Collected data
□ □ □ □ □ □ □

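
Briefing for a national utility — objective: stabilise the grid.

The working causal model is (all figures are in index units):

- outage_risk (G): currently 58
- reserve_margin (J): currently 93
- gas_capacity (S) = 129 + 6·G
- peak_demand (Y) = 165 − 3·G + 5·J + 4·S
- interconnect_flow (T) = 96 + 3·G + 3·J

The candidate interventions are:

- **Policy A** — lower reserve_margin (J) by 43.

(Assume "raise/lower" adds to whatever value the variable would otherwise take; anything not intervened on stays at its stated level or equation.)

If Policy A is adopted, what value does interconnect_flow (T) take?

420

Policy A (J − 43):
  G = 58
  J = 93 − 43 = 50
  T = 96 + 3·58 + 3·50 = 420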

□ □ □ □ □ □ □

● **Exercise requirements**
Transcribe every record above exactly as written.

● **Solution below**
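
Briefing for a national utility — objective: stabilise the grid.

The working causal model is (all figures are in index units):

- outage_risk (G): currently 58
- reserve_margin (J): currently 93
- gas_capacity (S) = 129 + 6·G
- peak_demand (Y) = 165 − 3·G + 5·J + 4·S
- interconnect_flow (T) = 96 + 3·G + 3·J

The candidate interventions are:

- **Policy A** — lower reserve_margin (J) by 43.

(Assume "raise/lower" adds to whatever value the variable would otherwise take; anything not intervened on stays at its stated level or equation.)

If Policy A is adopted, what value does interconnect_flow (T) take?

420

Policy A (J − 43):
  G = 58
  J = 93 − 43 = 50
  T = 96 + 3·58 + 3·50 = 420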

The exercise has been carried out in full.